**YOUR INSTRUCTIONS**
Please reproduce, exactly and with nothing added, the line containing "165.512°E, 158.741°E, 107.921°E" and every line after it to the end of the records.
*** Opening DATA SHOWN ***
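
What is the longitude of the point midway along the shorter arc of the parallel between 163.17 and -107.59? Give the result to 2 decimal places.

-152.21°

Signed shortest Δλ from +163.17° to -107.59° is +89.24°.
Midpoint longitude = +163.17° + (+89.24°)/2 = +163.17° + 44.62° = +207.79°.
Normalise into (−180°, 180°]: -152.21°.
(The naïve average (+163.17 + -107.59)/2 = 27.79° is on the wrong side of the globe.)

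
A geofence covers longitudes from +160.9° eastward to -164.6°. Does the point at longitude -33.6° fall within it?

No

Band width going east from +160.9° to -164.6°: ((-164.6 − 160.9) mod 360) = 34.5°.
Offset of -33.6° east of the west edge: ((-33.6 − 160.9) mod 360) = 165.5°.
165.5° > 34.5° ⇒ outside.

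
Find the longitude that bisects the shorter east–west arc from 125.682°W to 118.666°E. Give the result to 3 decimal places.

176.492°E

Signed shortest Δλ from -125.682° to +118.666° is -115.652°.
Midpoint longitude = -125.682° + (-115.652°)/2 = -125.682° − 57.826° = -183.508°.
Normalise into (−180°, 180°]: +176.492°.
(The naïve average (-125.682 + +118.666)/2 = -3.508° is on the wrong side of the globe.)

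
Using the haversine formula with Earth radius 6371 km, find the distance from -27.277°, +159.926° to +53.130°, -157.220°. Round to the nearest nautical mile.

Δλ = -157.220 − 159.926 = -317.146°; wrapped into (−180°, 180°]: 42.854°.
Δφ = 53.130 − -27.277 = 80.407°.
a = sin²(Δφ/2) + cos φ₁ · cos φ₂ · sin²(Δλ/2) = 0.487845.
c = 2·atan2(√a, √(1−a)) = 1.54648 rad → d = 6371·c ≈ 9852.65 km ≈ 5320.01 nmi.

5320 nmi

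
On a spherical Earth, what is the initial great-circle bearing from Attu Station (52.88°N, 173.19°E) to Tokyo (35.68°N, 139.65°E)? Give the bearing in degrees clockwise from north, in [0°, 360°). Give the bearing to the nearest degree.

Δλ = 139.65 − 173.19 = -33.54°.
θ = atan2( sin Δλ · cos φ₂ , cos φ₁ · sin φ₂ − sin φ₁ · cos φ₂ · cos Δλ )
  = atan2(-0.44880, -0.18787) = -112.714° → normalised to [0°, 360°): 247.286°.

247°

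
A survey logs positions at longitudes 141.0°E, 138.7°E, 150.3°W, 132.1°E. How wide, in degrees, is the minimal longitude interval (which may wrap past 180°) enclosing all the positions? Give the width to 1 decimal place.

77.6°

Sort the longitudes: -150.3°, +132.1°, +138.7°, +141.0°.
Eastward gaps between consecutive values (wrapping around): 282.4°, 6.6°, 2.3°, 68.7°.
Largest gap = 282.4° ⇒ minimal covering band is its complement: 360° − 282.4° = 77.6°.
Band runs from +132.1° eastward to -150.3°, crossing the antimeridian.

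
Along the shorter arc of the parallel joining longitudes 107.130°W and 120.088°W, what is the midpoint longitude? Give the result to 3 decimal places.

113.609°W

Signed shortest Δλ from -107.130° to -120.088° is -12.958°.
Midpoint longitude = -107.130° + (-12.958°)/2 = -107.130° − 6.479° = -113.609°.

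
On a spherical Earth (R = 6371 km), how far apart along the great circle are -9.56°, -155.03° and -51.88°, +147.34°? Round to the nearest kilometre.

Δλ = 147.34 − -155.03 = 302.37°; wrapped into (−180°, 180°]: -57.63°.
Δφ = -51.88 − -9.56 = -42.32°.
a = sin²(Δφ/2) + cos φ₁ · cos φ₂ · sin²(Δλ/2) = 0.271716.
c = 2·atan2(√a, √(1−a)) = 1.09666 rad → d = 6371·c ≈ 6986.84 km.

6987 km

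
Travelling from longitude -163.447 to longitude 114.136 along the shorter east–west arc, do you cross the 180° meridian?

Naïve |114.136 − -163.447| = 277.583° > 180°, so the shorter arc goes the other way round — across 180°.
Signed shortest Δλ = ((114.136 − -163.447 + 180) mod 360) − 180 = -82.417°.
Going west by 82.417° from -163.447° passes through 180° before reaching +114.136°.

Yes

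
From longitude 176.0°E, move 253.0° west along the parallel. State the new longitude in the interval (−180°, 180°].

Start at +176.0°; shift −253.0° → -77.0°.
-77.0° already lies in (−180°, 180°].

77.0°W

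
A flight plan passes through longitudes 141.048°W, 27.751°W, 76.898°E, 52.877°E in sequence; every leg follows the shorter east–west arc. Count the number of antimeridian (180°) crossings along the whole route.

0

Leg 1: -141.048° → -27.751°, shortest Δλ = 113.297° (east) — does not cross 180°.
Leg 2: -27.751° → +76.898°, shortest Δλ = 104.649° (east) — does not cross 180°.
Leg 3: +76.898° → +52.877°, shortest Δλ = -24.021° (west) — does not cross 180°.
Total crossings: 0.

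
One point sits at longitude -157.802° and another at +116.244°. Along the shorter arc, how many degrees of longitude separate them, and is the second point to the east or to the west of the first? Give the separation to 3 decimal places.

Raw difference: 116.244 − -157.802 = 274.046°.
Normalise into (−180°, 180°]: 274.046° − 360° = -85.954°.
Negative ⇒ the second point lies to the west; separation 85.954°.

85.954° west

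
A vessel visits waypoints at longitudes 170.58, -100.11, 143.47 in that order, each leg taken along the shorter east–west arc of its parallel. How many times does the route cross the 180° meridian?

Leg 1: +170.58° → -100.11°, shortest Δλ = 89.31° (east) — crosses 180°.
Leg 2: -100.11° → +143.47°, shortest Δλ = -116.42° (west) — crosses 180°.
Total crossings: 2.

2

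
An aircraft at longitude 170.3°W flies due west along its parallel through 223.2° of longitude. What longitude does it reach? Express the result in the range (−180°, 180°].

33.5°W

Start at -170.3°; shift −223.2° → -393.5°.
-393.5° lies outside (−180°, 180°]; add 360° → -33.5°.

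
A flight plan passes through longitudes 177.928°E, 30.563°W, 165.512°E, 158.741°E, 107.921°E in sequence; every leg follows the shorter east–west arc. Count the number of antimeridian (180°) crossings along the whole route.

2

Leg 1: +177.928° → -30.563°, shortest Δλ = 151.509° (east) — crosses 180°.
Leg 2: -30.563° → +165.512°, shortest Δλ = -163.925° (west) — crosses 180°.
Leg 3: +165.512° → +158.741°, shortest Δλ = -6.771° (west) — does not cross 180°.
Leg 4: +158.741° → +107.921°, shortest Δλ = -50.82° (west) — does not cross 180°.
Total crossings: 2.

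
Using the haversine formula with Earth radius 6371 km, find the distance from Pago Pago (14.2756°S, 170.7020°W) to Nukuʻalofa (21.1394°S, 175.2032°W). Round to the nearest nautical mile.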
*** Closing DATA SHOWN ***
**SOLUTION TO THIS TASK**
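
A flight plan passes through longitudes 177.928°E, 30.563°W, 165.512°E, 158.741°E, 107.921°E in sequence; every leg follows the shorter east–west arc. Count the number of antimeridian (180°) crossings along the whole route.

2

Leg 1: +177.928° → -30.563°, shortest Δλ = 151.509° (east) — crosses 180°.
Leg 2: -30.563° → +165.512°, shortest Δλ = -163.925° (west) — crosses 180°.
Leg 3: +165.512° → +158.741°, shortest Δλ = -6.771° (west) — does not cross 180°.
Leg 4: +158.741° → +107.921°, shortest Δλ = -50.82° (west) — does not cross 180°.
Total crossings: 2.

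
Using the haversine formula with Earth radius 6371 km, find the distance from Pago Pago (14.2756°S, 170.7020°W) to Nukuʻalofa (21.1394°S, 175.2032°W). Round to the nearest nautical mile.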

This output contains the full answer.